TASK GOAL — Copy out each line below exactly as written.
═══ ENTRIES PROVIDED
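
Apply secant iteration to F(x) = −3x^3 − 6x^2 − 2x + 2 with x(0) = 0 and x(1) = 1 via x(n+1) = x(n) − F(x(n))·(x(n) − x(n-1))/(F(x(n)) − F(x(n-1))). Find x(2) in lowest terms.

2/11

F(0) = 2, F(1) = −9. x(2) = 1 − (−9)·(1 − 0)/((−9) − 2) = 2/11.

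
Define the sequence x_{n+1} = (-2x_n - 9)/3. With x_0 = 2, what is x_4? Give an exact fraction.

x_1 = (-2·2 - 9)/3 = -13/3.
x_2 = (-2·(-13/3) - 9)/3 = -1/9.
x_3 = (-2·(-1/9) - 9)/3 = -79/27.
x_4 = (-2·(-79/27) - 9)/3 = -85/81.

-85/81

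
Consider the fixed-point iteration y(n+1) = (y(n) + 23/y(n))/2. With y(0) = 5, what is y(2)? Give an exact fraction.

1151/240

y(1) = (5 + 23/5)/2 = 24/5.
y(2) = (24/5 + 23/(24/5))/2 = 1151/240.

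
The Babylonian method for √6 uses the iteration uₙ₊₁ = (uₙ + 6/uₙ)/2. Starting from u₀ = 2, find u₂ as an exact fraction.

u₁ = (2 + 6/2)/2 = 5/2.
u₂ = (5/2 + 6/(5/2))/2 = 49/20.

49/20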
══════
TASK SOLUTION —
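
Apply secant iteration to F(x) = −3x^3 − 6x^2 − 2x + 2 with x(0) = 0 and x(1) = 1 via x(n+1) = x(n) − F(x(n))·(x(n) − x(n-1))/(F(x(n)) − F(x(n-1))). Find x(2) in lowest terms.

2/11

F(0) = 2, F(1) = −9. x(2) = 1 − (−9)·(1 − 0)/((−9) − 2) = 2/11.

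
Define the sequence x_{n+1} = (-2x_n - 9)/3. With x_0 = 2, what is x_4? Give an exact fraction.

x_1 = (-2·2 - 9)/3 = -13/3.
x_2 = (-2·(-13/3) - 9)/3 = -1/9.
x_3 = (-2·(-1/9) - 9)/3 = -79/27.
x_4 = (-2·(-79/27) - 9)/3 = -85/81.

-85/81

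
Consider the fixed-point iteration y(n+1) = (y(n) + 23/y(n))/2. With y(0) = 5, what is y(2)? Give an exact fraction.

1151/240

y(1) = (5 + 23/5)/2 = 24/5.
y(2) = (24/5 + 23/(24/5))/2 = 1151/240.

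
The Babylonian method for √6 uses the iteration uₙ₊₁ = (uₙ + 6/uₙ)/2. Starting from u₀ = 2, find u₂ as an exact fraction.

u₁ = (2 + 6/2)/2 = 5/2.
u₂ = (5/2 + 6/(5/2))/2 = 49/20.

49/20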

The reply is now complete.